§ **Task goal**
Only the lines from the top of the data through the line containing "We wish to test" should be duplicated, exactly as they appear.
====== Supplied data ======
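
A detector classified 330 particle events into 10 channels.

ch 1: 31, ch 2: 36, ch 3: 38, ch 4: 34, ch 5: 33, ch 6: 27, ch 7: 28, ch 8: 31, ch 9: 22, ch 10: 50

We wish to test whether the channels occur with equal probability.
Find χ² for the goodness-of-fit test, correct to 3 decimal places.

15.576

Under H₀ each category has probability 1/10, so each expected count is 330/10 = 33.
cat         O        E   (O−E)²/E
ch 1       31       33     0.1212
ch 2       36       33     0.2727
ch 3       38       33     0.7576
ch 4       34       33     0.0303
ch 5       33       33     0.0000
ch 6       27       33     1.0909
ch 7       28       33     0.7576
ch 8       31       33     0.1212
ch 9       22       33     3.6667
ch 10      50       33     8.7576
Sum = 15.576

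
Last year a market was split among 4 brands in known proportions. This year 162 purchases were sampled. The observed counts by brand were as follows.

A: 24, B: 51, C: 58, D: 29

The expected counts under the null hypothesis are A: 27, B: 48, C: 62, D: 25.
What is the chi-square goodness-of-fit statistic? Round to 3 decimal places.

cat         O        E   (O−E)²/E
A          24       27     0.3333
B          51       48     0.1875
C          58       62     0.2581
D          29       25     0.6400
Sum = 1.419

1.419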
======
§ **Answer space**
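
A detector classified 330 particle events into 10 channels.

ch 1: 31, ch 2: 36, ch 3: 38, ch 4: 34, ch 5: 33, ch 6: 27, ch 7: 28, ch 8: 31, ch 9: 22, ch 10: 50

We wish to test whether the channels occur with equal probability.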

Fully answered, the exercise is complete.